§ **TASK DETAILS**
Once you have read the data below, print all of it exactly.

§ **RECORDS FOR THE EXERCISE**

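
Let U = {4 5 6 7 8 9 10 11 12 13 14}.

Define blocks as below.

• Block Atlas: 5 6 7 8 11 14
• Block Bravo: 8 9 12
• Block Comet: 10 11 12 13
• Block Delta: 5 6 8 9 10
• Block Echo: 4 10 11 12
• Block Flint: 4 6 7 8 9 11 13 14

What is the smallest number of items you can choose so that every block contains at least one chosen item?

2

Take H = {9, 11}. Each listed block contains at least one of these, so H is a hitting set of size 2.
No single item lies in every block, so at least 2 are needed and 2 is optimal.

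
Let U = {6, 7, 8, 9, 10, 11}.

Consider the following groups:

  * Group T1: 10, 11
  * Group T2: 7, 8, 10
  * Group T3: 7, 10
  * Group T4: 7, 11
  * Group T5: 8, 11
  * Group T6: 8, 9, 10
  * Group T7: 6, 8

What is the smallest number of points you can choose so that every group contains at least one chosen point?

The 3 points {7, 8, 11} hit every group.
No choice of 2 points meets every group, so 3 is the minimum.

3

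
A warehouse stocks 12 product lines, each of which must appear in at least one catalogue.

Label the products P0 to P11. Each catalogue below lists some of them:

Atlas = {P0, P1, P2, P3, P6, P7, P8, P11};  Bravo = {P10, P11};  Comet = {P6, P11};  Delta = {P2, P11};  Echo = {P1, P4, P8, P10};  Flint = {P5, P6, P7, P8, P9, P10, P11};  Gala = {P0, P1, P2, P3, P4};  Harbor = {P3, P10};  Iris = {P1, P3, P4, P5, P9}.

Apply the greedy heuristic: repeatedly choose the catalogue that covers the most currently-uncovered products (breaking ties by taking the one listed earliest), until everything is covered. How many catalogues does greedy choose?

Greedy: pick Atlas (covers 8 new) → pick Flint (covers 3 new) → pick Echo (covers 1 new). Total picks: 3.
(The true minimum cover uses only 2 catalogues, so greedy is not optimal here.)

3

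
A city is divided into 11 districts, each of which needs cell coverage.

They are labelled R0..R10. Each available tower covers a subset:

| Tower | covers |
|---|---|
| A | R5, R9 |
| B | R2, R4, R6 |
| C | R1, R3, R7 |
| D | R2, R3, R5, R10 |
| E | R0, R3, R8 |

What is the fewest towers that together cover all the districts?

5

A and B and C and D and E together: A ∪ B ∪ C ∪ D ∪ E = {R0, R1, R2, R3, R4, R5, R6, R7, R8, R9, R10} — every district is covered.
Only D contains R10, so D is forced; the remaining 7 districts need at least 4 more towers (each remaining tower adds at most 2) — so at least 5 towers are needed, and 5 is optimal.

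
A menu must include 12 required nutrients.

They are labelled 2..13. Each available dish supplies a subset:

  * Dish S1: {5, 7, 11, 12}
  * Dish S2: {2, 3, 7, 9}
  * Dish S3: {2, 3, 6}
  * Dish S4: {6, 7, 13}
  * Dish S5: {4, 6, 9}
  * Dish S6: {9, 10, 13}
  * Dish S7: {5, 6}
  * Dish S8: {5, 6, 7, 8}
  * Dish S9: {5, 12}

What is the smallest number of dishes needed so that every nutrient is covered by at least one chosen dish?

5

Take {S1, S2, S5, S6, S8}. Their union is {2, 3, 4, 5, 6, 7, 8, 9, 10, 11, 12, 13}, which is all 12 nutrients.
No 4 of the 9 dishes cover everything (all 126 combinations miss at least one nutrient), so 5 is optimal.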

§ **ANSWER BOX**
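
Let U = {4 5 6 7 8 9 10 11 12 13 14}.

Define blocks as below.

• Block Atlas: 5 6 7 8 11 14
• Block Bravo: 8 9 12
• Block Comet: 10 11 12 13
• Block Delta: 5 6 8 9 10
• Block Echo: 4 10 11 12
• Block Flint: 4 6 7 8 9 11 13 14

What is the smallest number of items you can choose so that every block contains at least one chosen item?

2

Take H = {9, 11}. Each listed block contains at least one of these, so H is a hitting set of size 2.
No single item lies in every block, so at least 2 are needed and 2 is optimal.

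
Let U = {6, 7, 8, 9, 10, 11}.

Consider the following groups:

  * Group T1: 10, 11
  * Group T2: 7, 8, 10
  * Group T3: 7, 10
  * Group T4: 7, 11
  * Group T5: 8, 11
  * Group T6: 8, 9, 10
  * Group T7: 6, 8

What is the smallest number of points you can choose so that every group contains at least one chosen point?

The 3 points {7, 8, 11} hit every group.
No choice of 2 points meets every group, so 3 is the minimum.

3

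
A warehouse stocks 12 product lines, each of which must appear in at least one catalogue.

Label the products P0 to P11. Each catalogue below lists some of them:

Atlas = {P0, P1, P2, P3, P6, P7, P8, P11};  Bravo = {P10, P11};  Comet = {P6, P11};  Delta = {P2, P11};  Echo = {P1, P4, P8, P10};  Flint = {P5, P6, P7, P8, P9, P10, P11};  Gala = {P0, P1, P2, P3, P4};  Harbor = {P3, P10};  Iris = {P1, P3, P4, P5, P9}.

Apply the greedy heuristic: repeatedly choose the catalogue that covers the most currently-uncovered products (breaking ties by taking the one listed earliest), until everything is covered. How many catalogues does greedy choose?

Greedy: pick Atlas (covers 8 new) → pick Flint (covers 3 new) → pick Echo (covers 1 new). Total picks: 3.
(The true minimum cover uses only 2 catalogues, so greedy is not optimal here.)

3

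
A city is divided into 11 districts, each of which needs cell coverage.

They are labelled R0..R10. Each available tower covers a subset:

| Tower | covers |
|---|---|
| A | R5, R9 |
| B | R2, R4, R6 |
| C | R1, R3, R7 |
| D | R2, R3, R5, R10 |
| E | R0, R3, R8 |

What is the fewest towers that together cover all the districts?

5

A and B and C and D and E together: A ∪ B ∪ C ∪ D ∪ E = {R0, R1, R2, R3, R4, R5, R6, R7, R8, R9, R10} — every district is covered.
Only D contains R10, so D is forced; the remaining 7 districts need at least 4 more towers (each remaining tower adds at most 2) — so at least 5 towers are needed, and 5 is optimal.

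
A menu must include 12 required nutrients.

They are labelled 2..13. Each available dish supplies a subset:

  * Dish S1: {5, 7, 11, 12}
  * Dish S2: {2, 3, 7, 9}
  * Dish S3: {2, 3, 6}
  * Dish S4: {6, 7, 13}
  * Dish S5: {4, 6, 9}
  * Dish S6: {9, 10, 13}
  * Dish S7: {5, 6}
  * Dish S8: {5, 6, 7, 8}
  * Dish S9: {5, 12}

What is the smallest number of dishes needed so that every nutrient is covered by at least one chosen dish?

5

Take {S1, S2, S5, S6, S8}. Their union is {2, 3, 4, 5, 6, 7, 8, 9, 10, 11, 12, 13}, which is all 12 nutrients.
No 4 of the 9 dishes cover everything (all 126 combinations miss at least one nutrient), so 5 is optimal.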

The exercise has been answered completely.